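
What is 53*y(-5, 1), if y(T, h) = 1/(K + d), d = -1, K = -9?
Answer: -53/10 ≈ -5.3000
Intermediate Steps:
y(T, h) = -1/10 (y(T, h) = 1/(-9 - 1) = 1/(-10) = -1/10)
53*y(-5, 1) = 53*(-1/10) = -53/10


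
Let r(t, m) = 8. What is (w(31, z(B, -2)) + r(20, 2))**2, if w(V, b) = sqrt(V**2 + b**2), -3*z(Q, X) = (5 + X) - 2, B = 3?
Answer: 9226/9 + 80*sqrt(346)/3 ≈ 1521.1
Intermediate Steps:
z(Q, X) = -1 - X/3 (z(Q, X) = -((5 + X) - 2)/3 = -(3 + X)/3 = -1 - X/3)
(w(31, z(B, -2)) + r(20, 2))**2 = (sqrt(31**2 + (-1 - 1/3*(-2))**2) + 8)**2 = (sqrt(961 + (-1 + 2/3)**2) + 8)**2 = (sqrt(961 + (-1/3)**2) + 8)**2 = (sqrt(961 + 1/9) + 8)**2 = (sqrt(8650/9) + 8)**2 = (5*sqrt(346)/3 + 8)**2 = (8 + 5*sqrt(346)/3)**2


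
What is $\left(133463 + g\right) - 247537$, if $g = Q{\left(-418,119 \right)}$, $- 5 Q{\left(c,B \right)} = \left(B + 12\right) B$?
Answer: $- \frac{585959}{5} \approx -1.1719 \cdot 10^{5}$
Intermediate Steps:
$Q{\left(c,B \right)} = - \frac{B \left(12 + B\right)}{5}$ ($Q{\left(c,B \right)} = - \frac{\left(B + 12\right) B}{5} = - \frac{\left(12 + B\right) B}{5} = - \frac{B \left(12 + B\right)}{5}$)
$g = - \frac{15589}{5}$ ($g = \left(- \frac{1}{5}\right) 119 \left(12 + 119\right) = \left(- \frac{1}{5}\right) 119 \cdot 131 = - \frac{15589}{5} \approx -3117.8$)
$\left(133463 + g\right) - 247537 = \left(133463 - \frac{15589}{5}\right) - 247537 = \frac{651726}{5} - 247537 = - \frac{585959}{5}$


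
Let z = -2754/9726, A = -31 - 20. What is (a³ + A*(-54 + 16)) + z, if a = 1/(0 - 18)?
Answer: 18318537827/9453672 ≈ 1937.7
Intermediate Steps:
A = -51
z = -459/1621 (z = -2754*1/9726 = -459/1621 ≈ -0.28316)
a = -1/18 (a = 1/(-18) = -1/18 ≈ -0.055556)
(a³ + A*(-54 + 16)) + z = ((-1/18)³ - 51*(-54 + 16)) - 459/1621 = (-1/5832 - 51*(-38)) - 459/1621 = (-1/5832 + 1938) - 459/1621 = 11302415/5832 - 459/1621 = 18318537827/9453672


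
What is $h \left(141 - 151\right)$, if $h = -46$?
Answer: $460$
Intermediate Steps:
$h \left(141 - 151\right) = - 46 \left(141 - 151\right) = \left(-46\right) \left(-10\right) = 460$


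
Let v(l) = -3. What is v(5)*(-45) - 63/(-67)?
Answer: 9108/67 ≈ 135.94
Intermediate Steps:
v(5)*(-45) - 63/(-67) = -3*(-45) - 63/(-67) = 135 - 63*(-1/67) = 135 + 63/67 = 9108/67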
---
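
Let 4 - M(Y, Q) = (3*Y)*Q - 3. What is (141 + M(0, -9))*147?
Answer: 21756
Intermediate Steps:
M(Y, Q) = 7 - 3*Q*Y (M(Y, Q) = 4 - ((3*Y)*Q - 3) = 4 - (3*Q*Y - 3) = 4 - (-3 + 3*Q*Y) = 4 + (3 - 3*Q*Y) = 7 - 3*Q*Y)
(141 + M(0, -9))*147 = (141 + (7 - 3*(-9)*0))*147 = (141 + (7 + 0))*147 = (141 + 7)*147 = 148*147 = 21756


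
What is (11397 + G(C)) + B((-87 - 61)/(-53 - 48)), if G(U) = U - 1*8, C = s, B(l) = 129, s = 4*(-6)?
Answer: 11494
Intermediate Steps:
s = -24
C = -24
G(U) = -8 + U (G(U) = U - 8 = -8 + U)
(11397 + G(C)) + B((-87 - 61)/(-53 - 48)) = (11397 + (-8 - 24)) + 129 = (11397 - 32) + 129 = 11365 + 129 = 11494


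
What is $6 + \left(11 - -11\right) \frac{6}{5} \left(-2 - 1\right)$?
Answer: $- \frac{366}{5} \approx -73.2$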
* * *
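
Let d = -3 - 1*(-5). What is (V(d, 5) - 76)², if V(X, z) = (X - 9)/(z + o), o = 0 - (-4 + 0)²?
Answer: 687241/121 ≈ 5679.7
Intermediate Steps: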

■ TASK DESCRIPTION
Quote the listing above, but only from the line that shows "What is 53*y(-5, 1), if" through the line that shows "Answer: 9226/9 + 80*sqrt(346)/3 ≈ 1521.1".

■ THE COMPLETED TASK
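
What is 53*y(-5, 1), if y(T, h) = 1/(K + d), d = -1, K = -9?
Answer: -53/10 ≈ -5.3000
Intermediate Steps:
y(T, h) = -1/10 (y(T, h) = 1/(-9 - 1) = 1/(-10) = -1/10)
53*y(-5, 1) = 53*(-1/10) = -53/10


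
Let r(t, m) = 8. What is (w(31, z(B, -2)) + r(20, 2))**2, if w(V, b) = sqrt(V**2 + b**2), -3*z(Q, X) = (5 + X) - 2, B = 3?
Answer: 9226/9 + 80*sqrt(346)/3 ≈ 1521.1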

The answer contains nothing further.